What is being asked — Every line of the records below from the line with "Answer: $29$" up to and including the line with "Answer: Rational(-3349, 3) ≈ -1116.3" must be reproduced exactly, and no line outside that range.

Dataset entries
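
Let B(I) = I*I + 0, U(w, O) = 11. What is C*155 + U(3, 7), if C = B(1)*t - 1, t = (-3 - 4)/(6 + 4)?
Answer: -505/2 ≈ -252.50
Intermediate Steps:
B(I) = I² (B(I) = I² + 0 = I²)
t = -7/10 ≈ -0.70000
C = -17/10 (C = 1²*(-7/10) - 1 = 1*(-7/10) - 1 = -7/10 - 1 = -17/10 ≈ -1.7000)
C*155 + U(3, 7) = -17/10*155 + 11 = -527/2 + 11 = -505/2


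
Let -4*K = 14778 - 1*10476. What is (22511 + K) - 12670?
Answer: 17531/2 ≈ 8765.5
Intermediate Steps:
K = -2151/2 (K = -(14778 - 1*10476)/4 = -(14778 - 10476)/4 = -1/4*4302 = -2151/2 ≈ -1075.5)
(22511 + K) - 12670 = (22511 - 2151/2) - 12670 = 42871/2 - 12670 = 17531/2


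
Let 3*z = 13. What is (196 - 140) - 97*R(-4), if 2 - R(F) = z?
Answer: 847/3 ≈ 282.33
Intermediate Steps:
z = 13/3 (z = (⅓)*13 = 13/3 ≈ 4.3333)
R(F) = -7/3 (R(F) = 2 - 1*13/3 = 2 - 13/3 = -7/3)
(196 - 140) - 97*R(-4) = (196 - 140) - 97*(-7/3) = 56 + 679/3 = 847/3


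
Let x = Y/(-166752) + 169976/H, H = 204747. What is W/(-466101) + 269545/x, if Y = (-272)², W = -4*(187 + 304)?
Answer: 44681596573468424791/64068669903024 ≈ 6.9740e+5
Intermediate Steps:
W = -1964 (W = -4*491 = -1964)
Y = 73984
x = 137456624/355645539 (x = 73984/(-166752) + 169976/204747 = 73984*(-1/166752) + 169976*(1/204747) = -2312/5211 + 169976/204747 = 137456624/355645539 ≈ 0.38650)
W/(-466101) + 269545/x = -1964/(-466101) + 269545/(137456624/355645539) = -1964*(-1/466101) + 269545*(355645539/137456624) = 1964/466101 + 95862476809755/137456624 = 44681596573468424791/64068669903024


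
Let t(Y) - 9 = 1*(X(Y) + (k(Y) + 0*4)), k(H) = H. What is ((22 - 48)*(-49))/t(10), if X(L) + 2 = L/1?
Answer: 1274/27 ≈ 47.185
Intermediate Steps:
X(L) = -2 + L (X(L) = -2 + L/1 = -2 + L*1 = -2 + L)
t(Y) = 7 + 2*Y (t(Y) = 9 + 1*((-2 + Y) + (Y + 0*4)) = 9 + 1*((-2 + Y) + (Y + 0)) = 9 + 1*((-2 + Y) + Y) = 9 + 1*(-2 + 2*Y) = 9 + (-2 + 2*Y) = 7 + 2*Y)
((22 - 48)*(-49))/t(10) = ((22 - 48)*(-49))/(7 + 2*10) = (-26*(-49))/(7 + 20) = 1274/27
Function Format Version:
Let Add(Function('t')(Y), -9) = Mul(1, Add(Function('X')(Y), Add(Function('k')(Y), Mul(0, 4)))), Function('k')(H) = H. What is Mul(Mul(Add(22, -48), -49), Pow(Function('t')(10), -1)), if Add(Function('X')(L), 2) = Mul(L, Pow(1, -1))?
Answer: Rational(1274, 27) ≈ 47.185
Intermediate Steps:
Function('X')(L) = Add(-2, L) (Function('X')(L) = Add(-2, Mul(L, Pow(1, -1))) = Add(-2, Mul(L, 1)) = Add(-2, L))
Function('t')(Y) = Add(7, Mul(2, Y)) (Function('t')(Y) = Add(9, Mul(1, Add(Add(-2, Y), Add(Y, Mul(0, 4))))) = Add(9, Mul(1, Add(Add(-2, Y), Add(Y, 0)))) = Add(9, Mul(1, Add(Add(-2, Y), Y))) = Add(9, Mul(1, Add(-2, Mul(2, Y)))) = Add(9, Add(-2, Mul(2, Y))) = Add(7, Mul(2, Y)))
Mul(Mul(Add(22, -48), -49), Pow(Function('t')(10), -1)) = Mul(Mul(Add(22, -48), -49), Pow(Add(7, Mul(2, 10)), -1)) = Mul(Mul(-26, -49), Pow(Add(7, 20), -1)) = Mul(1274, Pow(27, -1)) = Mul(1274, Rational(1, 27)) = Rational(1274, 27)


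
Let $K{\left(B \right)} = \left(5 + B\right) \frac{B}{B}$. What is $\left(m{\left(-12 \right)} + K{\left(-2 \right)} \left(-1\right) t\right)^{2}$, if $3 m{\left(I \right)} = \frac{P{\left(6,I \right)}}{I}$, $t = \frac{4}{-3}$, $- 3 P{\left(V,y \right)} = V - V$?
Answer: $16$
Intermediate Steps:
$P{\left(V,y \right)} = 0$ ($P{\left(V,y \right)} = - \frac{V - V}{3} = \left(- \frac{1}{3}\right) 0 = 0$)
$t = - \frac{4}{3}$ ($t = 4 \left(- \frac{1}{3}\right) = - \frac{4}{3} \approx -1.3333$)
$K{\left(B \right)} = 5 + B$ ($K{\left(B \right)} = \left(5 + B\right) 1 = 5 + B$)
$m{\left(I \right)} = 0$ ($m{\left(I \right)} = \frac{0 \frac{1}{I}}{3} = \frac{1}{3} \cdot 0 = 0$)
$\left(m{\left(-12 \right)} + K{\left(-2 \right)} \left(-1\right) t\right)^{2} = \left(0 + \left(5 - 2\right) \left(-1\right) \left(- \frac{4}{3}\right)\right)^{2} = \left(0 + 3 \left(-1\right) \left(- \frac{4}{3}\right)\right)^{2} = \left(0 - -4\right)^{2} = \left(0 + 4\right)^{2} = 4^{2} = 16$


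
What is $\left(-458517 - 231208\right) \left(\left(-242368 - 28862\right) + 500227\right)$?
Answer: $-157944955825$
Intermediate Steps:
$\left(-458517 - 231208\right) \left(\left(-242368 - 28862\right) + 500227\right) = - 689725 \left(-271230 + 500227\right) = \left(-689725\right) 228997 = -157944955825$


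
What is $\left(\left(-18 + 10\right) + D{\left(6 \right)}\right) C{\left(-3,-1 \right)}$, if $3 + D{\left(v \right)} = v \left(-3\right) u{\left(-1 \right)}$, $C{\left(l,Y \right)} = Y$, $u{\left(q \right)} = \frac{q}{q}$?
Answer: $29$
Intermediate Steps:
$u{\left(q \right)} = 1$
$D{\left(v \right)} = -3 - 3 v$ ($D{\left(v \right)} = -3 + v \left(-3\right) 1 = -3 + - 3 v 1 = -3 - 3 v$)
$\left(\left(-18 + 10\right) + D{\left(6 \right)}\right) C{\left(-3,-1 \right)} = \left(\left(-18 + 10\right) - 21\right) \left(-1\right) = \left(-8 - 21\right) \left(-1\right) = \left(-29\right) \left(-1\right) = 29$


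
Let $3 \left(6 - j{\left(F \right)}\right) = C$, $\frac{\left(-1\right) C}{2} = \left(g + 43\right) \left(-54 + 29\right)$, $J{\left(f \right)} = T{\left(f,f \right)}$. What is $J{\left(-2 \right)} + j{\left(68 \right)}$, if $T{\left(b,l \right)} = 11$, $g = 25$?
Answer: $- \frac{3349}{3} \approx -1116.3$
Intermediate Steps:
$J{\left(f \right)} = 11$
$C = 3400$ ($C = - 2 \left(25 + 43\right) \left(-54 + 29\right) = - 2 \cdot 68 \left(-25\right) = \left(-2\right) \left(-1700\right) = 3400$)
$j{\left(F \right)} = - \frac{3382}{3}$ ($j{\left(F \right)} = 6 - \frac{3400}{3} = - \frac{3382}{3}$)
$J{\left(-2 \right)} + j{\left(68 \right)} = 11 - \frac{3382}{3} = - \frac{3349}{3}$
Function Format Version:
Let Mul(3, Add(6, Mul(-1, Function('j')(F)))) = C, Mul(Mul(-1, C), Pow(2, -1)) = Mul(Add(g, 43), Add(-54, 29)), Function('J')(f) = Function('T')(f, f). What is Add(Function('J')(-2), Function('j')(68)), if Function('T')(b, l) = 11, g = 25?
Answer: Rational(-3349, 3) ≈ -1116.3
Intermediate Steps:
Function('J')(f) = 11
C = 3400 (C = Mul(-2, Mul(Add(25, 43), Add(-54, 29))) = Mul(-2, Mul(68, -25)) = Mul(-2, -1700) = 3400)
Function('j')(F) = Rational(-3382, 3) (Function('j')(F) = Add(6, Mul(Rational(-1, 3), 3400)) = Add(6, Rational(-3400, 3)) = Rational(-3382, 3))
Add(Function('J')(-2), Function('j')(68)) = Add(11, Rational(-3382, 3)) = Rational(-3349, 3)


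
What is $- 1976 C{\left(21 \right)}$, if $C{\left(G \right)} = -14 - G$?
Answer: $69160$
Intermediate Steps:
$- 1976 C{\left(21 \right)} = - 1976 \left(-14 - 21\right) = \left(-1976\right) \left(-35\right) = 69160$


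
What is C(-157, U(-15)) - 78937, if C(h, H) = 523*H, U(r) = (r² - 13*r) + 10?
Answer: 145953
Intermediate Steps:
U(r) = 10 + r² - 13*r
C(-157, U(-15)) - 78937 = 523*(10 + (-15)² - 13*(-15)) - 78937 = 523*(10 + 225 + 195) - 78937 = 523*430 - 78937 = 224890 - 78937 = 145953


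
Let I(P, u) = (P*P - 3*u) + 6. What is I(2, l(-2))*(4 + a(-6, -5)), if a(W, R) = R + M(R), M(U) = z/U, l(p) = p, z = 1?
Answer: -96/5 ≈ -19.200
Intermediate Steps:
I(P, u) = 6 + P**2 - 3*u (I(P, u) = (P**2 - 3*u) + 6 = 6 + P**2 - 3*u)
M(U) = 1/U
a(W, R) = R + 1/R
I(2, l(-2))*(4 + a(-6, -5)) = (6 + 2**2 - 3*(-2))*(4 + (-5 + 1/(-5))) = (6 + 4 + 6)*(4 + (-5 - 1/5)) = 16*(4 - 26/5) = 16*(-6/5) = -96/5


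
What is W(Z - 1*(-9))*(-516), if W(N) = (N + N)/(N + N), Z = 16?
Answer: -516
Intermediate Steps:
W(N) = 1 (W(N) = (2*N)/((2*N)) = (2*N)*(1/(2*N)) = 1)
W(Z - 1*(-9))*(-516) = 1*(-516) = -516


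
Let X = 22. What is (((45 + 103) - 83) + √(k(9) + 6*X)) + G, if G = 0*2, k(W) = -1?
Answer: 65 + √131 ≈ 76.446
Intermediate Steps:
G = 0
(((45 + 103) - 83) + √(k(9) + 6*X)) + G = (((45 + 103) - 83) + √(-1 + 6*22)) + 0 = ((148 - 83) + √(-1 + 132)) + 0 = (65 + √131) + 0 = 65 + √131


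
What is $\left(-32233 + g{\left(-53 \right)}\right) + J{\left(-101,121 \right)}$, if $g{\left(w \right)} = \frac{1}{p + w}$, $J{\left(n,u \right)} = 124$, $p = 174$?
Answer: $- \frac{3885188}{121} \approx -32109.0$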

--

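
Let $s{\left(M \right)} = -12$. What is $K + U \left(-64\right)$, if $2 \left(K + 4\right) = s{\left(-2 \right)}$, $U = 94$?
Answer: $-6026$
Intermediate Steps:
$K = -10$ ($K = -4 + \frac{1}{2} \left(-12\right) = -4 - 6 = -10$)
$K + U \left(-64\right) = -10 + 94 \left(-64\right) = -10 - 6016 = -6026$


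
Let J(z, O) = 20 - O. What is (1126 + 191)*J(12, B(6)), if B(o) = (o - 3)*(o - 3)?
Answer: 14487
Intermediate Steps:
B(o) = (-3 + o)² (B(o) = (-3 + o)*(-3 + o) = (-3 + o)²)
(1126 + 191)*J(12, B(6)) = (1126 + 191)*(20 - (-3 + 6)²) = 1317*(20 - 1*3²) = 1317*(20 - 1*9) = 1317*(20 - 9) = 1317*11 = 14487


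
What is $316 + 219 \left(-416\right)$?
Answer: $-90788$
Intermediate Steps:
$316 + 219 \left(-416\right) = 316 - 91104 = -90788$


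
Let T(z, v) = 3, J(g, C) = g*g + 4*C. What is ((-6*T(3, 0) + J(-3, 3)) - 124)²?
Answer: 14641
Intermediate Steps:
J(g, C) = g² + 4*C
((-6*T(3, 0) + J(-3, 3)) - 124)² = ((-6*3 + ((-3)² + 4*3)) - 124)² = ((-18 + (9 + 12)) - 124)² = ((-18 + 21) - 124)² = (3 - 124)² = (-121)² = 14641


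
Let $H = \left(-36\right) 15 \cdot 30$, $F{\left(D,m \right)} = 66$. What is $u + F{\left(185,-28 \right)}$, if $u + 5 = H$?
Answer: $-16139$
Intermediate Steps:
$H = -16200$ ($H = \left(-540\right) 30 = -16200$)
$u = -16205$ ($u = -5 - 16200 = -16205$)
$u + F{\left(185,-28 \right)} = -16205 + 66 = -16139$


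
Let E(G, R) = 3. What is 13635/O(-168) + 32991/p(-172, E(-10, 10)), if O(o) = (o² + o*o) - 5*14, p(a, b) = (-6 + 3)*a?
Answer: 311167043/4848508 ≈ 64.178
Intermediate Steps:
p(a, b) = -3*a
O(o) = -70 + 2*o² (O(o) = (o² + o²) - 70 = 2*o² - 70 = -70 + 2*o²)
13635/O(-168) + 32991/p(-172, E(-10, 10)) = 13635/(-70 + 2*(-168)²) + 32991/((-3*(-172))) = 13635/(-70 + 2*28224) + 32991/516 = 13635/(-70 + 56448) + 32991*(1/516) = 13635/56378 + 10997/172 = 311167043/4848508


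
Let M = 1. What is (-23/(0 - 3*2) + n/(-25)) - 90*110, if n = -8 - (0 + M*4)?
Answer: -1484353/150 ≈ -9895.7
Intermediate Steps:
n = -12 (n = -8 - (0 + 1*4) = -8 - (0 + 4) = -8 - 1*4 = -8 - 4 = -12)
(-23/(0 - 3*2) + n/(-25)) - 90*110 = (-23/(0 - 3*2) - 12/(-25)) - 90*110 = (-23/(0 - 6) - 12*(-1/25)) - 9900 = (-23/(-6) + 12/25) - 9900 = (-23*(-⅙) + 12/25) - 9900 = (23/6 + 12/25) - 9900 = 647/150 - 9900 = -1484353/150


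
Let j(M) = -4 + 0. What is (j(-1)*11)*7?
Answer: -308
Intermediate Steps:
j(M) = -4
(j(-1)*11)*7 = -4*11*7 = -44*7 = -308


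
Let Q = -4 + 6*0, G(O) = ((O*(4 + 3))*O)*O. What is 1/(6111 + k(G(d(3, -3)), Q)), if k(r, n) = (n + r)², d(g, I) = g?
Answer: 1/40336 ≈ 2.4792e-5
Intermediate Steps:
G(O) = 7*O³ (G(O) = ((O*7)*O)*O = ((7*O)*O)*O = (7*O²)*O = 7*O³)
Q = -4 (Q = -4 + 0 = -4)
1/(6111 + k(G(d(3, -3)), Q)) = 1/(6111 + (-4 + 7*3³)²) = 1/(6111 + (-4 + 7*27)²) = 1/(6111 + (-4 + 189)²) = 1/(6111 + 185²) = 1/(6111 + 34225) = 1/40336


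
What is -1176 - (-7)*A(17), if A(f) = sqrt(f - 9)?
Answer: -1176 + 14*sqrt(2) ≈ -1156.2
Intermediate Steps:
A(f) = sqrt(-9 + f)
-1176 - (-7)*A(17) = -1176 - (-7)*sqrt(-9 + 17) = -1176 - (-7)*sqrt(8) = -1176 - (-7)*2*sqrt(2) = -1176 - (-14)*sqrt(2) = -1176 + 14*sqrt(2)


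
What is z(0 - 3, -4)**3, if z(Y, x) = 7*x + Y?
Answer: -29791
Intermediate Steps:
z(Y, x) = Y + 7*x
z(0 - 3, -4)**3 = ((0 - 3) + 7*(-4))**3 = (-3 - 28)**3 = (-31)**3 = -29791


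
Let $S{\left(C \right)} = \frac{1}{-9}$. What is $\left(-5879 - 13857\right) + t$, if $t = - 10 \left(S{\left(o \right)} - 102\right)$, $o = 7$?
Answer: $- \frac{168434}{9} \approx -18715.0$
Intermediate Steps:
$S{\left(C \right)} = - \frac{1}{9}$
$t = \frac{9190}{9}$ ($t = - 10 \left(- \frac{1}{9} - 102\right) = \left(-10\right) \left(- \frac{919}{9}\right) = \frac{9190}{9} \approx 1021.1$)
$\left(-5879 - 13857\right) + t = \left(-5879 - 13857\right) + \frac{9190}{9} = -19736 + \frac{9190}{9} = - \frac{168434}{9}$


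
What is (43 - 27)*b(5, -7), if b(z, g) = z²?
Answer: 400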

Response below —
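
Answer: $29$
Intermediate Steps:
$u{\left(q \right)} = 1$
$D{\left(v \right)} = -3 - 3 v$ ($D{\left(v \right)} = -3 + v \left(-3\right) 1 = -3 + - 3 v 1 = -3 - 3 v$)
$\left(\left(-18 + 10\right) + D{\left(6 \right)}\right) C{\left(-3,-1 \right)} = \left(\left(-18 + 10\right) - 21\right) \left(-1\right) = \left(-8 - 21\right) \left(-1\right) = \left(-29\right) \left(-1\right) = 29$


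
Let $3 \left(6 - j{\left(F \right)}\right) = C$, $\frac{\left(-1\right) C}{2} = \left(g + 43\right) \left(-54 + 29\right)$, $J{\left(f \right)} = T{\left(f,f \right)}$. What is $J{\left(-2 \right)} + j{\left(68 \right)}$, if $T{\left(b,l \right)} = 11$, $g = 25$?
Answer: $- \frac{3349}{3} \approx -1116.3$
Intermediate Steps:
$J{\left(f \right)} = 11$
$C = 3400$ ($C = - 2 \left(25 + 43\right) \left(-54 + 29\right) = - 2 \cdot 68 \left(-25\right) = \left(-2\right) \left(-1700\right) = 3400$)
$j{\left(F \right)} = - \frac{3382}{3}$ ($j{\left(F \right)} = 6 - \frac{3400}{3} = - \frac{3382}{3}$)
$J{\left(-2 \right)} + j{\left(68 \right)} = 11 - \frac{3382}{3} = - \frac{3349}{3}$
Function Format Version:
Let Mul(3, Add(6, Mul(-1, Function('j')(F)))) = C, Mul(Mul(-1, C), Pow(2, -1)) = Mul(Add(g, 43), Add(-54, 29)), Function('J')(f) = Function('T')(f, f). What is Add(Function('J')(-2), Function('j')(68)), if Function('T')(b, l) = 11, g = 25?
Answer: Rational(-3349, 3) ≈ -1116.3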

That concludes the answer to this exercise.